[Stored data]
__________
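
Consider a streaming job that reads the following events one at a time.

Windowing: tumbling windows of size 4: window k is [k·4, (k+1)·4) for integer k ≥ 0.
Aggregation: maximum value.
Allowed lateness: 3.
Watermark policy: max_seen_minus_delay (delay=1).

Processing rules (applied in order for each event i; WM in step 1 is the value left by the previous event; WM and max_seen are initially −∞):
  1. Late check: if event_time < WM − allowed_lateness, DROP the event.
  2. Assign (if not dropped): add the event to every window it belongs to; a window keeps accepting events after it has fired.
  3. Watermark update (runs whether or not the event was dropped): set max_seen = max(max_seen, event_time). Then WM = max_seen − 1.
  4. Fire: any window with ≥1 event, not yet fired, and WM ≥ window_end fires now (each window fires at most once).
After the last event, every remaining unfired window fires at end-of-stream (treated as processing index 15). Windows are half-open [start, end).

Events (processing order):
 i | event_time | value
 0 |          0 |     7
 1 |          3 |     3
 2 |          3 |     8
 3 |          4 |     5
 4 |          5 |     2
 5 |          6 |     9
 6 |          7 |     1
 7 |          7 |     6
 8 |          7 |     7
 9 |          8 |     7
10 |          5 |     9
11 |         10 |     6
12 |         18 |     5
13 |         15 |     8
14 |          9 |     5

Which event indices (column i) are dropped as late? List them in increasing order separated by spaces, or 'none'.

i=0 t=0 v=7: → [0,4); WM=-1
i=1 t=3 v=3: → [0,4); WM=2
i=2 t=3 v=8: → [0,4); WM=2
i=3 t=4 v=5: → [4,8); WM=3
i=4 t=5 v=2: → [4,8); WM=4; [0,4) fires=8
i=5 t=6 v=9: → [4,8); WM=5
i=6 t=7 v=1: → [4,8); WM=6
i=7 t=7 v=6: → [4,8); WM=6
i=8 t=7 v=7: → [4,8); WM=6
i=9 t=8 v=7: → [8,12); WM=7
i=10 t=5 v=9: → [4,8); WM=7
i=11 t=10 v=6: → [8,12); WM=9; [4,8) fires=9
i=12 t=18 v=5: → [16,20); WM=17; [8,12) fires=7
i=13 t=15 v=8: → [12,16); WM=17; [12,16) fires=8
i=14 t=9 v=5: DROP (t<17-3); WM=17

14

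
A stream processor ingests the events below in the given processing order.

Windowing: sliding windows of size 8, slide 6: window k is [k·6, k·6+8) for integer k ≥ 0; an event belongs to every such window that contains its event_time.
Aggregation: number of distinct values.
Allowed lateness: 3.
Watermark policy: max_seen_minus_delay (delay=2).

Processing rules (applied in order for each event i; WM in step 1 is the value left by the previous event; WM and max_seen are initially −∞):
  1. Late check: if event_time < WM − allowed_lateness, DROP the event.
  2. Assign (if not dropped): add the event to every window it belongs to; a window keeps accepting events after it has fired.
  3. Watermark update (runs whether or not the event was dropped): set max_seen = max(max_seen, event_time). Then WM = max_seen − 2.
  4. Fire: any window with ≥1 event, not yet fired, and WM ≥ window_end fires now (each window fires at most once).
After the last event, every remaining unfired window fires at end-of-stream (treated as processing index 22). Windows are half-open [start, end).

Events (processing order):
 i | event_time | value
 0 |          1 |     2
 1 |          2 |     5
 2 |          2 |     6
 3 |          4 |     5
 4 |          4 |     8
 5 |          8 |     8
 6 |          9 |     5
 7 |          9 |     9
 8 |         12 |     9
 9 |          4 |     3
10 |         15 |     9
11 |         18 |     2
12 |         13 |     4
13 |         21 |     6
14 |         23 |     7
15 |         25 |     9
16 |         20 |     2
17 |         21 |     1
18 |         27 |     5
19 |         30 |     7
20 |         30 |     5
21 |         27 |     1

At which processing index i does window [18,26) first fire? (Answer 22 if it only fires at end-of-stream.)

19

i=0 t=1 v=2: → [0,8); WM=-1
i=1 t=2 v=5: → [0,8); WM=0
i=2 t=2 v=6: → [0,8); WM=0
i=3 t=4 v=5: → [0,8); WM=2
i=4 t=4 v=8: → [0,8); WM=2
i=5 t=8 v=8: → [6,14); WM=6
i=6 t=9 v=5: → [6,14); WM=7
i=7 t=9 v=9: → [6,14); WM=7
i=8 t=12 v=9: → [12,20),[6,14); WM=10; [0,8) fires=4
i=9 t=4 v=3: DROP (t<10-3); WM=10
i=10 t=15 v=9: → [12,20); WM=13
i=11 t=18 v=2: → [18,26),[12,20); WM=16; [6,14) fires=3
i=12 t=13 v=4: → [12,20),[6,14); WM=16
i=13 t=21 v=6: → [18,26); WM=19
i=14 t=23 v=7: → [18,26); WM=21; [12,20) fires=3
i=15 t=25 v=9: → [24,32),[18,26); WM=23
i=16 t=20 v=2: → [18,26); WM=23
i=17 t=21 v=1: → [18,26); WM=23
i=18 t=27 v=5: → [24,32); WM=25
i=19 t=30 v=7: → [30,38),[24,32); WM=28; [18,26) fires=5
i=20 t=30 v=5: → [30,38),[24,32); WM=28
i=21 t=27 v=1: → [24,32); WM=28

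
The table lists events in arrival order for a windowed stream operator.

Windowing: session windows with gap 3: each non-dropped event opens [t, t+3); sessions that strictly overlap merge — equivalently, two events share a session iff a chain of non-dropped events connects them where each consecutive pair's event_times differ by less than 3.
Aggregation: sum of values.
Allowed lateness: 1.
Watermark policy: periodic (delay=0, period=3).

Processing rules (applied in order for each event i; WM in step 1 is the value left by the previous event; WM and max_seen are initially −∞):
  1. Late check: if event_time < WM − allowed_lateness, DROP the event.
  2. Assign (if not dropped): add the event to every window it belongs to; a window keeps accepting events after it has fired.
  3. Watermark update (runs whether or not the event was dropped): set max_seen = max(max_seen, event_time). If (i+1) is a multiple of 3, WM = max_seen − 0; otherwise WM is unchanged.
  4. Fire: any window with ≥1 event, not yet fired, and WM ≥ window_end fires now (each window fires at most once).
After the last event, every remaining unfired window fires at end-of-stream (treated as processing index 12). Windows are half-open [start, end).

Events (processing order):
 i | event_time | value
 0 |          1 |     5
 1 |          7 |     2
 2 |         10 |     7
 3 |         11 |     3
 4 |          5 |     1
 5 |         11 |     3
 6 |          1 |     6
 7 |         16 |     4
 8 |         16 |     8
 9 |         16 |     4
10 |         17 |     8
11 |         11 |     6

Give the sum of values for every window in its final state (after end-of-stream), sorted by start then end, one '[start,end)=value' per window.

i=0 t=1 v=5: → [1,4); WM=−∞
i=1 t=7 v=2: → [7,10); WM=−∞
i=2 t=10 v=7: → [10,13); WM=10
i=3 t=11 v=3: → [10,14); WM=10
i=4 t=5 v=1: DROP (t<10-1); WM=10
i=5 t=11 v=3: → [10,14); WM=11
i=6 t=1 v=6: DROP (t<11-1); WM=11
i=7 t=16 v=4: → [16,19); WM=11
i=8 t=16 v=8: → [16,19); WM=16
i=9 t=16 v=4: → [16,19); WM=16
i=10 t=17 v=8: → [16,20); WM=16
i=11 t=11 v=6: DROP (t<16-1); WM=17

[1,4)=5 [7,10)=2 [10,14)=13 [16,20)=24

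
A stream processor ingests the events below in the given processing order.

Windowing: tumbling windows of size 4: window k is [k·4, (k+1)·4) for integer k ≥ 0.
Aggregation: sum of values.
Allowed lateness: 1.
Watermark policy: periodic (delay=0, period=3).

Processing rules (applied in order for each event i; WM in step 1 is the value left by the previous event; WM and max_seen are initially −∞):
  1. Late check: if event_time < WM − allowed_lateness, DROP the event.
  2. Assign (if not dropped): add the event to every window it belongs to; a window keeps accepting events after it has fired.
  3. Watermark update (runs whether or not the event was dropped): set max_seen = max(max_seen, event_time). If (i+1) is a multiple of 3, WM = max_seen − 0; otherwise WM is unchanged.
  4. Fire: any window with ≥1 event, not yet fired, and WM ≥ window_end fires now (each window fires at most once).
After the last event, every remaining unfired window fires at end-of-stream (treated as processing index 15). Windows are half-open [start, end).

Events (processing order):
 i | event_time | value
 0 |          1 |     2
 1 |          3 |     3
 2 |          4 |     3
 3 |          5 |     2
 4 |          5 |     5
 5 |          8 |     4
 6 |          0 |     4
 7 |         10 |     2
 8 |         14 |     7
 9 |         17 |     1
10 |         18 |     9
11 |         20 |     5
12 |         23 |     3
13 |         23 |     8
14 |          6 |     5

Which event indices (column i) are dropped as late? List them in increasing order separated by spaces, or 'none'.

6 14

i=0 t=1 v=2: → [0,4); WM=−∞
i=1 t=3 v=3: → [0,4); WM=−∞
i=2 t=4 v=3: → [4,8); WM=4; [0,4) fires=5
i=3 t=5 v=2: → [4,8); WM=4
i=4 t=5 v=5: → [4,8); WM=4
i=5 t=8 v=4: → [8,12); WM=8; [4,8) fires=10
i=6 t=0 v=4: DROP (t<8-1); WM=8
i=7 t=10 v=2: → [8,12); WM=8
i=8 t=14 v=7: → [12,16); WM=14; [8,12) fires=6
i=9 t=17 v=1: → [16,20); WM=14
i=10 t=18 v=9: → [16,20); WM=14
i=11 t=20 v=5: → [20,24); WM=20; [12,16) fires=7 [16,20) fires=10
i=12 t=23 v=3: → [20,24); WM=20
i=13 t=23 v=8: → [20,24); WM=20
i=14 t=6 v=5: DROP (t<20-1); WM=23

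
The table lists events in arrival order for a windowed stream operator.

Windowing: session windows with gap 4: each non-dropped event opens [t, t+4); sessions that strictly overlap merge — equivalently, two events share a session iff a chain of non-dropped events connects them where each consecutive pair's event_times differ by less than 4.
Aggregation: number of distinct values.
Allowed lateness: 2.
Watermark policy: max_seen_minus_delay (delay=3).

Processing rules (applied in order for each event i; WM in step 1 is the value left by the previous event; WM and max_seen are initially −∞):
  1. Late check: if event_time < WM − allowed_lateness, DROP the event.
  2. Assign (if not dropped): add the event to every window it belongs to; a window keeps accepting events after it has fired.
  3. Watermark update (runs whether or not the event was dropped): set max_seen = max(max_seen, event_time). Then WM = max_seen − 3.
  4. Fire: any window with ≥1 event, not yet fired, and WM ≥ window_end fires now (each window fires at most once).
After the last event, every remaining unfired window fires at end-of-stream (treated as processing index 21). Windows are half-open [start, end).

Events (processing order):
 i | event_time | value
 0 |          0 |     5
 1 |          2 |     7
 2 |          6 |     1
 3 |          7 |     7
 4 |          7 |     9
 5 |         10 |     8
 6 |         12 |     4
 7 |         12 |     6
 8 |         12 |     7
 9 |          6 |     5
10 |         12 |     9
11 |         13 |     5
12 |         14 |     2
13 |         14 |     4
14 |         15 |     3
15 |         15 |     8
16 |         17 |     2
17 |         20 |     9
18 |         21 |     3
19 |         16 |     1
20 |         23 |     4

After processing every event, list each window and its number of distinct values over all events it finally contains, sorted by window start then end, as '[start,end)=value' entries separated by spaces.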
__________
Aim of the task: Lines containing the string "consecutive" are the ones to copy from the entries above.

Answer for the task:
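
Windowing: session windows with gap 3: each non-dropped event opens [t, t+3); sessions that strictly overlap merge — equivalently, two events share a session iff a chain of non-dropped events connects them where each consecutive pair's event_times differ by less than 3.
Windowing: session windows with gap 4: each non-dropped event opens [t, t+4); sessions that strictly overlap merge — equivalently, two events share a session iff a chain of non-dropped events connects them where each consecutive pair's event_times differ by less than 4.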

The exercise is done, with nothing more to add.